* Source records
+++++
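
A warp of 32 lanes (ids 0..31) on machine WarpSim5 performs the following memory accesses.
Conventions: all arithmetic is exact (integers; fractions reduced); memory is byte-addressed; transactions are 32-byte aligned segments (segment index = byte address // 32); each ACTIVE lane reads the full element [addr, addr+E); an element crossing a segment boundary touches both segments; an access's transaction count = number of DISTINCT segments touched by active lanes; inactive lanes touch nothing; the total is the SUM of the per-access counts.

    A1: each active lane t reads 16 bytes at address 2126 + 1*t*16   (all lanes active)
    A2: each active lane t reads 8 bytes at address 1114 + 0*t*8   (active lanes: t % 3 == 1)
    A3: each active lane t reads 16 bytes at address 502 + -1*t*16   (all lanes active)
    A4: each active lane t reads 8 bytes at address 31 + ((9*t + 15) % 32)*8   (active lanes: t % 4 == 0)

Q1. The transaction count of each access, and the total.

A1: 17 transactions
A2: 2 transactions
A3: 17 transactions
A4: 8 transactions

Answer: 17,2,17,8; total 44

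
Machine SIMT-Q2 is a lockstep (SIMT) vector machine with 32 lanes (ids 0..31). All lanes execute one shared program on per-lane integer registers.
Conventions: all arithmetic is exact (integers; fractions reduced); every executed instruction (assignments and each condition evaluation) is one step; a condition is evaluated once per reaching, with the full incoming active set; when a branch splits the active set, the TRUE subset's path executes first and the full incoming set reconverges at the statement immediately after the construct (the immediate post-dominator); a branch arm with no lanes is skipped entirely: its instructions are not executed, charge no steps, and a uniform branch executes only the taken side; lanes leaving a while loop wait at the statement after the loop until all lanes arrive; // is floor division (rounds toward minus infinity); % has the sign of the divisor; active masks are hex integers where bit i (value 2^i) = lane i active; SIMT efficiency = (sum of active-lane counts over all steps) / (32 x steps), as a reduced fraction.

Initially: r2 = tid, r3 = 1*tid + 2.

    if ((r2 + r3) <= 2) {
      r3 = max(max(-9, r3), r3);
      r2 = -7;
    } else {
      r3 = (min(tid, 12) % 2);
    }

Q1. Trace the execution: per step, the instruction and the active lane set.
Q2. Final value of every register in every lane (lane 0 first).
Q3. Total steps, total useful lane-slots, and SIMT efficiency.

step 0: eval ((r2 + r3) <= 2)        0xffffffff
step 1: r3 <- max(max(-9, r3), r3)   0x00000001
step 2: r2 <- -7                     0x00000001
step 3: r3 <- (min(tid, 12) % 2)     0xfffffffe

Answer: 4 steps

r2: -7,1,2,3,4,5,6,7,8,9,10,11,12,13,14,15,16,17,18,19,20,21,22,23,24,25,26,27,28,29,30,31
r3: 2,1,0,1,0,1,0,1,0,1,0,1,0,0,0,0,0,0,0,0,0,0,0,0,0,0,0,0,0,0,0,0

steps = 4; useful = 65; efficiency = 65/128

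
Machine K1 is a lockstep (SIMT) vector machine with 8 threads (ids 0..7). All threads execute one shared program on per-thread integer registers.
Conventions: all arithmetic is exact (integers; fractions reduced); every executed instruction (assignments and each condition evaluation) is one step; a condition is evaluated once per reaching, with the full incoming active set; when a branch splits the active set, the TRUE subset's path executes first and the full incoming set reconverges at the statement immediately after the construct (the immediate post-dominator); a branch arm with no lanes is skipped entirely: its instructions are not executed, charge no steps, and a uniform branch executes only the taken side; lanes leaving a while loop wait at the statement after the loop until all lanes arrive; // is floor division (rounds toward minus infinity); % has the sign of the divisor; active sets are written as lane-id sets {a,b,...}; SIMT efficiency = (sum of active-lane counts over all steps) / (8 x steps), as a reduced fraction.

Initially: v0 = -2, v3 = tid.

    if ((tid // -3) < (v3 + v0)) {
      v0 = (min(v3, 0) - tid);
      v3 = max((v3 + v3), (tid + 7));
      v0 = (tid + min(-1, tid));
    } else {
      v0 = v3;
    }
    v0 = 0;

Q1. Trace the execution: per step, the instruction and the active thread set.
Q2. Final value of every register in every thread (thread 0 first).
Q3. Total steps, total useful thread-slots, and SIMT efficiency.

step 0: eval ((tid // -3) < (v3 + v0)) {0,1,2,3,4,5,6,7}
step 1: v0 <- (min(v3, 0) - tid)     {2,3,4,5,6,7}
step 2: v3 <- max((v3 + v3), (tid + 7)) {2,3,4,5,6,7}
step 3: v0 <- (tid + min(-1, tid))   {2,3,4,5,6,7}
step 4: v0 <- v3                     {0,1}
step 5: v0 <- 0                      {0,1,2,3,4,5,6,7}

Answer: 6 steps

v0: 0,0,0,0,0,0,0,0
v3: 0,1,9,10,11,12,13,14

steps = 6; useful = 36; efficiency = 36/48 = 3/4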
+++++
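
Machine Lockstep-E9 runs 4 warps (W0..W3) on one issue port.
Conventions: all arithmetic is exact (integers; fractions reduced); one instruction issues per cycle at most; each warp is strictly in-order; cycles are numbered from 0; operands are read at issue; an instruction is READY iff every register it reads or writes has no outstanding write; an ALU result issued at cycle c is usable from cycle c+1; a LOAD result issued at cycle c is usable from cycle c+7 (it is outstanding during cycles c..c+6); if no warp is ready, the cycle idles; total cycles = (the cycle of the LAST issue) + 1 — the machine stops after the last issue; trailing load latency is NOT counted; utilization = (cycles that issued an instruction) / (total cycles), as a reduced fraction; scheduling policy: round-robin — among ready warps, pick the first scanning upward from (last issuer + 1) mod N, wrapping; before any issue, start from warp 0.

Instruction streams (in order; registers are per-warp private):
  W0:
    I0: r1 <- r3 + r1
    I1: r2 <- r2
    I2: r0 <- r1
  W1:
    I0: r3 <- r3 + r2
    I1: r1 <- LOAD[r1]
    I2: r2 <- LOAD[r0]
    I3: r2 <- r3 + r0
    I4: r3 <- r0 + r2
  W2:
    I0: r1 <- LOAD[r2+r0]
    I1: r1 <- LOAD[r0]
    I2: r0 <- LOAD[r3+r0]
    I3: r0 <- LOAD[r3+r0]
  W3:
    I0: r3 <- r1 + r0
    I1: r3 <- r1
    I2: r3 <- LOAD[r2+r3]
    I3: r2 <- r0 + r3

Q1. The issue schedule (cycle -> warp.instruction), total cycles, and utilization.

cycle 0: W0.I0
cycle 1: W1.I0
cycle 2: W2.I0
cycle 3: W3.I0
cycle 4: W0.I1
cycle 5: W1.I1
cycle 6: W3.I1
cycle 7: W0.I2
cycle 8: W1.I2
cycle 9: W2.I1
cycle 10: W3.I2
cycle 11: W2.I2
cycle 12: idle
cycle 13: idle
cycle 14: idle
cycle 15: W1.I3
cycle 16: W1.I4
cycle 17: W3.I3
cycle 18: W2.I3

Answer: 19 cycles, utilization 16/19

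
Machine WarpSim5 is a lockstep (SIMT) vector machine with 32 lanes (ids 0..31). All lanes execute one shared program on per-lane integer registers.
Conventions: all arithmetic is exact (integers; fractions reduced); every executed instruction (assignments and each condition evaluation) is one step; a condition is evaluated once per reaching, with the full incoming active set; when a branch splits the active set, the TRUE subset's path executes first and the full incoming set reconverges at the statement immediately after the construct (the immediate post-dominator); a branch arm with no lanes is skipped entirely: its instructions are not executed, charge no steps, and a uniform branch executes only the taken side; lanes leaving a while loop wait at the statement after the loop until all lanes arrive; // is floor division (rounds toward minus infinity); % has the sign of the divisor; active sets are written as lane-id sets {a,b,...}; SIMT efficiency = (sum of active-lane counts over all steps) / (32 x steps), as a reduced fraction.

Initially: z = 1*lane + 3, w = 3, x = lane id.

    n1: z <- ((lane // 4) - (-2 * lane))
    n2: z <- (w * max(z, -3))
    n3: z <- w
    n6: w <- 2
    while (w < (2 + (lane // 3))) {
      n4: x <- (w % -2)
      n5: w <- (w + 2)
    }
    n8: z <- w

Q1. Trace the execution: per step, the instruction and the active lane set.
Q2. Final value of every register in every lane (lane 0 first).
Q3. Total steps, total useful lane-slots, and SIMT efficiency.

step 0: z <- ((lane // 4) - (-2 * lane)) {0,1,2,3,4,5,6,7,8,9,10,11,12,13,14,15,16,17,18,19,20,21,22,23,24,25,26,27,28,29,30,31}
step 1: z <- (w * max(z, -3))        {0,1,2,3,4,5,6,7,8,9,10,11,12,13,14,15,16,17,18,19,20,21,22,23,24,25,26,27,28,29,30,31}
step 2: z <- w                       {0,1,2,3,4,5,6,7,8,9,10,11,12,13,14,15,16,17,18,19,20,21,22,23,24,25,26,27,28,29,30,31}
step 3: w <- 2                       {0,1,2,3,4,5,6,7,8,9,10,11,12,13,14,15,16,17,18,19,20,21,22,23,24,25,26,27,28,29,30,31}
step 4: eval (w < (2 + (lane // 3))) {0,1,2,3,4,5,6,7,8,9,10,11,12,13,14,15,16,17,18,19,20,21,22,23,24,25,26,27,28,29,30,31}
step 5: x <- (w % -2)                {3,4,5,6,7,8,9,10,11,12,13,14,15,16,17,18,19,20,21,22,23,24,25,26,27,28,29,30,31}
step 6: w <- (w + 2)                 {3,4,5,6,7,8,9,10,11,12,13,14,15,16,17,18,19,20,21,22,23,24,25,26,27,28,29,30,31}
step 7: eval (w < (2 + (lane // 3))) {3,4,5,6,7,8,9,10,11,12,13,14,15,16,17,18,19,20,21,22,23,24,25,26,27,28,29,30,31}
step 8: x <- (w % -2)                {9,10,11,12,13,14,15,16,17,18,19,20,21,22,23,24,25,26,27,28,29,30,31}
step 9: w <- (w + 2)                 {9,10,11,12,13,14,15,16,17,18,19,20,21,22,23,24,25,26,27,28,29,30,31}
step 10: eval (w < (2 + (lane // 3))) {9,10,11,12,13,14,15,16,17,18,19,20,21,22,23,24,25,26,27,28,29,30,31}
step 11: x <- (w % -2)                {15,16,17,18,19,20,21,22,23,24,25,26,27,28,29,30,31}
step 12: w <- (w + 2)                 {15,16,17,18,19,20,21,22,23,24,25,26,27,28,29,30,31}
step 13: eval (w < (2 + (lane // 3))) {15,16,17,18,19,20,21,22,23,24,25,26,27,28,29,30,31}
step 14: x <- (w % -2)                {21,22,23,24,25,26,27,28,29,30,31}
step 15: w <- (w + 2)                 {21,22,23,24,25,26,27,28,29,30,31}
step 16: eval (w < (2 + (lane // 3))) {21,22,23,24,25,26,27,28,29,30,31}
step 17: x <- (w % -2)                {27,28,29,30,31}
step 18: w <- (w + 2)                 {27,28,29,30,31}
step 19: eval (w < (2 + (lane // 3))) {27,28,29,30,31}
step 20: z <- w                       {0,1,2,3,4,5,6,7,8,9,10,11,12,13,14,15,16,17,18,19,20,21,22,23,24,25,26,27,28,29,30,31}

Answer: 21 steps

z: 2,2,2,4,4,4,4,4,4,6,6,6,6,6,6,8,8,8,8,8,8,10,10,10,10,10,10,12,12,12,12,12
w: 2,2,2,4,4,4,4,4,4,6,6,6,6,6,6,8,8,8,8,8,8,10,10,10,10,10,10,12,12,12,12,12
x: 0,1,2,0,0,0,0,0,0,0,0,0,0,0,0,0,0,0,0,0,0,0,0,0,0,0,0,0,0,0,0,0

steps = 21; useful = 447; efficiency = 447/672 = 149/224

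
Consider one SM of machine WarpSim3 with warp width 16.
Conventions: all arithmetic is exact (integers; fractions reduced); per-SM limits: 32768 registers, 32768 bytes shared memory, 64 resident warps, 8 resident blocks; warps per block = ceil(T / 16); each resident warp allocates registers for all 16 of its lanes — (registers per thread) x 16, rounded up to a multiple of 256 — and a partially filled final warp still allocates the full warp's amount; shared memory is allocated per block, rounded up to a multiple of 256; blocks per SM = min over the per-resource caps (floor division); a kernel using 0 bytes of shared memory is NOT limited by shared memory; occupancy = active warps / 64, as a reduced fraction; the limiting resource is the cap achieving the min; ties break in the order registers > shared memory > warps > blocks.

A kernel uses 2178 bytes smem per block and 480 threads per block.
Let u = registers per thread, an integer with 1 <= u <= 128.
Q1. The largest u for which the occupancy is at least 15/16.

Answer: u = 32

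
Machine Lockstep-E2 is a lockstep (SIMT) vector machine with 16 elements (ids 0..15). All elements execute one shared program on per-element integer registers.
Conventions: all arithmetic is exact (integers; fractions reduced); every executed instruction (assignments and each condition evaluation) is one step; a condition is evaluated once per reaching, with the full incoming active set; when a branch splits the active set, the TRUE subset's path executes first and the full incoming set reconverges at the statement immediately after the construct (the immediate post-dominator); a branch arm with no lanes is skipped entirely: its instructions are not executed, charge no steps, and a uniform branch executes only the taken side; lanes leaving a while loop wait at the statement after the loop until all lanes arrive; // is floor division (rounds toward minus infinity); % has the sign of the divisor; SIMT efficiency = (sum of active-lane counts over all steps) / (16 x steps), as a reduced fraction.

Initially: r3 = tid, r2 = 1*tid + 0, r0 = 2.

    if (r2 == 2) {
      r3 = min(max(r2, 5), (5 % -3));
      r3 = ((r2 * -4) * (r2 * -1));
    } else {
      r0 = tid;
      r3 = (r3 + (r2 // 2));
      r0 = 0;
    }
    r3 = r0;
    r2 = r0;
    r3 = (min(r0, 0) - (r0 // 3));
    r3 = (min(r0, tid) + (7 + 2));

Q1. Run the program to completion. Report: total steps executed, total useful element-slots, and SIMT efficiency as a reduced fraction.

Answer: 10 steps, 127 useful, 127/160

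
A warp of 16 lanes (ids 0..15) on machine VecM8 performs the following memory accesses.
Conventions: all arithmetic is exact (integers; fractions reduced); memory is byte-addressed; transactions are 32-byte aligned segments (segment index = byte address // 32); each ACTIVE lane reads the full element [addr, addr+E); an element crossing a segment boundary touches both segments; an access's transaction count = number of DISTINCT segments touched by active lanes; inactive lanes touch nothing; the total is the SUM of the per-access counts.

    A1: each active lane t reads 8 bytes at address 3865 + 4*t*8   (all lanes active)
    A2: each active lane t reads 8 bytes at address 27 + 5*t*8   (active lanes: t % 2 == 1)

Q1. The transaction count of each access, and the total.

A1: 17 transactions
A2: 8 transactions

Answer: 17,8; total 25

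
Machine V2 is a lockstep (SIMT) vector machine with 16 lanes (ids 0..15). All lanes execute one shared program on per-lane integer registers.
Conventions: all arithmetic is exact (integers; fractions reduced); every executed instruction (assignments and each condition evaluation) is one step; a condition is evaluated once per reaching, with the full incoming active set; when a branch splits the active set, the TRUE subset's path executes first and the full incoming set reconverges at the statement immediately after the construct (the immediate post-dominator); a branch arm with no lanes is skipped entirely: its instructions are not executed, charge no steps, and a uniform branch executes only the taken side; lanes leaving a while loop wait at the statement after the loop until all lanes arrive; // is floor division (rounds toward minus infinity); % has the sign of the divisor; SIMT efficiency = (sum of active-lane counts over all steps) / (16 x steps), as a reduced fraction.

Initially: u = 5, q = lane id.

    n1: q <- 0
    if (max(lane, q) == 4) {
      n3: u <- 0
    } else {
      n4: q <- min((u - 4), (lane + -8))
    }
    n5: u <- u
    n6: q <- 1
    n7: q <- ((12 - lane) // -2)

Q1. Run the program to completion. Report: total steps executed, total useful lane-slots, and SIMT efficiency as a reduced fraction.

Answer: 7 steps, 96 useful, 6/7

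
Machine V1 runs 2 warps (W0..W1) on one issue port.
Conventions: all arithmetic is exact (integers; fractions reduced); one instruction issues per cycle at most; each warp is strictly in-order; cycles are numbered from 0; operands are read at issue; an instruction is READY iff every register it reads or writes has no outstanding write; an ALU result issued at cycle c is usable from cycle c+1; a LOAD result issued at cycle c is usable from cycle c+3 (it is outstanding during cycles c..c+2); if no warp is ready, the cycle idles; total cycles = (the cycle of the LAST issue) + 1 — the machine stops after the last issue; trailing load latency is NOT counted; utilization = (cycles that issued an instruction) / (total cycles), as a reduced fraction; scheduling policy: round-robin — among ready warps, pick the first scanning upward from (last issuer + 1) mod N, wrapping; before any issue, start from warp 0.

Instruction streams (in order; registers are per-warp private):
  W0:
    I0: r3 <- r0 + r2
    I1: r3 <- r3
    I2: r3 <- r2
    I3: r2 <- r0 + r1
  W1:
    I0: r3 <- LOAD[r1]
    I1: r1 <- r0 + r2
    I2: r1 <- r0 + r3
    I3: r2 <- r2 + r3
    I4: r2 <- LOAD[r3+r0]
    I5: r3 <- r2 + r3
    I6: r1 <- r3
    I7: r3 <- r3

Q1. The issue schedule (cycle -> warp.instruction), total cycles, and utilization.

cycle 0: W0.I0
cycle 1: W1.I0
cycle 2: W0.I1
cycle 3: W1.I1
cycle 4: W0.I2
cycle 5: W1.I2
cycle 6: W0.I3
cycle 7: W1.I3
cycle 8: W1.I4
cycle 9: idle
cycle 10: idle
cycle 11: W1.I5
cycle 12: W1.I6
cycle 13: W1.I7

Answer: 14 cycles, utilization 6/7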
+++++
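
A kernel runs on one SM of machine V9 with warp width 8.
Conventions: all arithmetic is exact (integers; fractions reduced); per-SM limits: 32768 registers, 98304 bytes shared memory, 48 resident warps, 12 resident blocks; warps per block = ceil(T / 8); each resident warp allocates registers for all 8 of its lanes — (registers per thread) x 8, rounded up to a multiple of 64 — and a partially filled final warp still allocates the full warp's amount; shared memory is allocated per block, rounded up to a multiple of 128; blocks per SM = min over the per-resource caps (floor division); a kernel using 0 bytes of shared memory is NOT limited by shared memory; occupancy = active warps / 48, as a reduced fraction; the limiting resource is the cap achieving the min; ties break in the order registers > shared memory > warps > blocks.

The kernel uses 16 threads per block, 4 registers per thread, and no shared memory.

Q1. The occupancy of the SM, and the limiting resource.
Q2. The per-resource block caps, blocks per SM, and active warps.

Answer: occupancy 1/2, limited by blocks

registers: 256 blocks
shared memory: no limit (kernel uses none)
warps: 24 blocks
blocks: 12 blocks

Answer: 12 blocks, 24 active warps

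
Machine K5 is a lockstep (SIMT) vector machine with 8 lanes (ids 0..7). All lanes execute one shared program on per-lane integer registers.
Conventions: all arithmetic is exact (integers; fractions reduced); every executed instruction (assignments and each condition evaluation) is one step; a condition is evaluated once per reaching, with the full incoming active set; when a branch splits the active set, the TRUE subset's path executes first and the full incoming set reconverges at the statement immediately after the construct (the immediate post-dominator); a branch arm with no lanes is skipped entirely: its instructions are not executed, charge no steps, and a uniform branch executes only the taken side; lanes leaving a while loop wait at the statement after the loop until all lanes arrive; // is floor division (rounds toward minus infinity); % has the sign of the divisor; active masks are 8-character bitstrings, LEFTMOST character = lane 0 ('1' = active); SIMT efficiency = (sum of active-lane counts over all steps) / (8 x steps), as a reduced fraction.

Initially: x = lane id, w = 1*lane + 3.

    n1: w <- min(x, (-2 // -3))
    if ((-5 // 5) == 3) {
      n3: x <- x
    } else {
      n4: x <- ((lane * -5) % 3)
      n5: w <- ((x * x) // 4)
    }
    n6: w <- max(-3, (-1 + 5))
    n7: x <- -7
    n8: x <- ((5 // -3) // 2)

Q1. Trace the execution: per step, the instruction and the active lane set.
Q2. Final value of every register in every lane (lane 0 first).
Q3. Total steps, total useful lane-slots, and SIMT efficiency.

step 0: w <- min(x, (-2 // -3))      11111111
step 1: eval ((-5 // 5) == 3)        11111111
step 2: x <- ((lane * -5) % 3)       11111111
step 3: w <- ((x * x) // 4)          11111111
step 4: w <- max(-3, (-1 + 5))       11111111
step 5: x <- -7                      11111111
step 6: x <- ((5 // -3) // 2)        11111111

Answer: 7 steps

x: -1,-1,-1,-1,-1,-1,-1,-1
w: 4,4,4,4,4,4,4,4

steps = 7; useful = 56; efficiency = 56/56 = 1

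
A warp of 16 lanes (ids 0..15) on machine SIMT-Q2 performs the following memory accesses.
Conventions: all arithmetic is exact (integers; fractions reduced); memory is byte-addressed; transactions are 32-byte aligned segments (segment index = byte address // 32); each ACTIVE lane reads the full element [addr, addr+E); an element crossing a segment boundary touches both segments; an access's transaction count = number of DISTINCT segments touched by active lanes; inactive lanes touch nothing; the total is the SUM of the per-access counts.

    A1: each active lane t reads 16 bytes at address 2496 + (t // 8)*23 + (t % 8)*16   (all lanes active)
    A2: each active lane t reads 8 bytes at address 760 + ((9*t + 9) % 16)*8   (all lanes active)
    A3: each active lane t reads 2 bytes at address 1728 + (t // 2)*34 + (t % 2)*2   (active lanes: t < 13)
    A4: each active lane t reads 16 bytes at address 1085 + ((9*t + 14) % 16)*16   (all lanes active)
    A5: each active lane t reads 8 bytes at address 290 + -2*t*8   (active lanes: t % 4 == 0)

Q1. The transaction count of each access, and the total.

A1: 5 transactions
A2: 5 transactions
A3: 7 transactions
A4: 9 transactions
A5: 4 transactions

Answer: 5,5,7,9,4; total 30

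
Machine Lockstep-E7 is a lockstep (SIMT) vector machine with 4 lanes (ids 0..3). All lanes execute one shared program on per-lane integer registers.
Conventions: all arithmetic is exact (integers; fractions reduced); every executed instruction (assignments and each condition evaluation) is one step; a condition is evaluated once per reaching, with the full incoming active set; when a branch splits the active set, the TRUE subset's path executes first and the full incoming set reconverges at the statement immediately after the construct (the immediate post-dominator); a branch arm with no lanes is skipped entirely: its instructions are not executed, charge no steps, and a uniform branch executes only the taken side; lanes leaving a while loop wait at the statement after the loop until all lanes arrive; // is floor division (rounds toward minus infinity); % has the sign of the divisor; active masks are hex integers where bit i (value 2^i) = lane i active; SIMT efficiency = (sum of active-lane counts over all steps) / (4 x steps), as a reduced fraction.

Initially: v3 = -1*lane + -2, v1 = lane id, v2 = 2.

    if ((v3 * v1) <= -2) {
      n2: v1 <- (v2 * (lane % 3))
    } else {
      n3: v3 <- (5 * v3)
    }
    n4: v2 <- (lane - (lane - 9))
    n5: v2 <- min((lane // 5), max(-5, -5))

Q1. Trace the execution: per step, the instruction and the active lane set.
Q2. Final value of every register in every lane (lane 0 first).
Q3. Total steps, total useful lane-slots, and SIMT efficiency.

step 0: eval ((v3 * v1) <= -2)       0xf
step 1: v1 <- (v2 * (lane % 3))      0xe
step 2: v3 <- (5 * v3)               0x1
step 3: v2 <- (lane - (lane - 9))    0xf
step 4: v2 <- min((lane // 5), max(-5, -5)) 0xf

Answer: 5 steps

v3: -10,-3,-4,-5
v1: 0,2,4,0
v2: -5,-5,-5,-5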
+++++
Look through the records above and please copy every line in which the string "Initially" occurs.

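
Initially: r2 = tid, r3 = 1*tid + 2.
Initially: v0 = -2, v3 = tid.
Initially: z = 1*lane + 3, w = 3, x = lane id.
Initially: r3 = tid, r2 = 1*tid + 0, r0 = 2.
Initially: u = 5, q = lane id.
Initially: x = lane id, w = 1*lane + 3.
Initially: v3 = -1*lane + -2, v1 = lane id, v2 = 2.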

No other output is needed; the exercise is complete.